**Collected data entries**

··········

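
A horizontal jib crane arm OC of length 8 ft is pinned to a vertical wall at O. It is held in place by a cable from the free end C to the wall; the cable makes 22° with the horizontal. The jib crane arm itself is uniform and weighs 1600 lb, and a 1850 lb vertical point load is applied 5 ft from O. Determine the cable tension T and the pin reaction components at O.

T = 5222 lb, O_x = 4842 lb, O_y = 1494 lb

ΣM about O: T·sin22°·8 − 1600·4 − 1850·5 = 0 → T = 15650/(8·0.374607) = 5222.14 ≈ 5222 lb.
ΣF_x = 0: O_x − T·cos22° = 0 → O_x = 5222.14 × 0.927184 = 4842 lb.
ΣF_y = 0: O_y + T·sin22° − 1600 − 1850 = 0 → O_y = 3450 − 5222.14 × 0.374607 = 1494 lb.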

··········

An exact copy of every record is needed.

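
A horizontal jib crane arm OC of length 8 ft is pinned to a vertical wall at O. It is held in place by a cable from the free end C to the wall; the cable makes 22° with the horizontal. The jib crane arm itself is uniform and weighs 1600 lb, and a 1850 lb vertical point load is applied 5 ft from O. Determine the cable tension T and the pin reaction components at O.

T = 5222 lb, O_x = 4842 lb, O_y = 1494 lb

ΣM about O: T·sin22°·8 − 1600·4 − 1850·5 = 0 → T = 15650/(8·0.374607) = 5222.14 ≈ 5222 lb.
ΣF_x = 0: O_x − T·cos22° = 0 → O_x = 5222.14 × 0.927184 = 4842 lb.
ΣF_y = 0: O_y + T·sin22° − 1600 − 1850 = 0 → O_y = 3450 − 5222.14 × 0.374607 = 1494 lb.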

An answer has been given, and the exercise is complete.